• _Task brief_: Please write out the final portion of the records below exactly: the line containing "A 15m ladder", every line after it, and nothing else.

(Dataset excerpts)
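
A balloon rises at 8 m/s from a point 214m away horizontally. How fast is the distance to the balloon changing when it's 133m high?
1064√63485/63485 ≈ 4.223 m/s

z² = 214² + y²
z = √(214² + 133²) = √63485
dz/dt = y/z · dy/dt = 133/√63485 · 8 = 1064√63485/63485 ≈ 4.223 m/s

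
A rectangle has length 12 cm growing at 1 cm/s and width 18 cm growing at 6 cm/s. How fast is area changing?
90 cm²/s

A = lw
dA/dt = w·dl/dt + l·dw/dt = 18·1 + 12·6 = 90 cm²/s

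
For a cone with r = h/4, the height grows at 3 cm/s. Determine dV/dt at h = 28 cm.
147π cm³/s

V = (1/3)π(h/4)²h = πh³/48
dV/dt = πh²/16 · 3
At h = 28: dV/dt = 147π cm³/s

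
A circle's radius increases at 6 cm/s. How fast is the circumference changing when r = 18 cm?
12π cm/s

C = 2πr
dC/dt = 2π · dr/dt = 2π · 6 = 12π cm/s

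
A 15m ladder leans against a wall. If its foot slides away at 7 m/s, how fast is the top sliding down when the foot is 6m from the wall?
2√21/3 ≈ 3.055 m/s

x² + y² = 15²
2x·dx/dt + 2y·dy/dt = 0
dy/dt = -x/y · dx/dt = -6/(3√21) · 7 = -2√21/3 m/s
The top is descending at 2√21/3 ≈ 3.055 m/s.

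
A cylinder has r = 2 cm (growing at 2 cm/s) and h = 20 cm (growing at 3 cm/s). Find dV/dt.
172π cm³/s

V = πr²h
dV/dt = 2πrh·dr/dt + πr²·dh/dt
= 2π(2)(20)(2) + π(2)²(3)
= 172π cm³/s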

• _Expected output_:
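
A 15m ladder leans against a wall. If its foot slides away at 7 m/s, how fast is the top sliding down when the foot is 6m from the wall?
2√21/3 ≈ 3.055 m/s

x² + y² = 15²
2x·dx/dt + 2y·dy/dt = 0
dy/dt = -x/y · dx/dt = -6/(3√21) · 7 = -2√21/3 m/s
The top is descending at 2√21/3 ≈ 3.055 m/s.

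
A cylinder has r = 2 cm (growing at 2 cm/s) and h = 20 cm (growing at 3 cm/s). Find dV/dt.
172π cm³/s

V = πr²h
dV/dt = 2πrh·dr/dt + πr²·dh/dt
= 2π(2)(20)(2) + π(2)²(3)
= 172π cm³/s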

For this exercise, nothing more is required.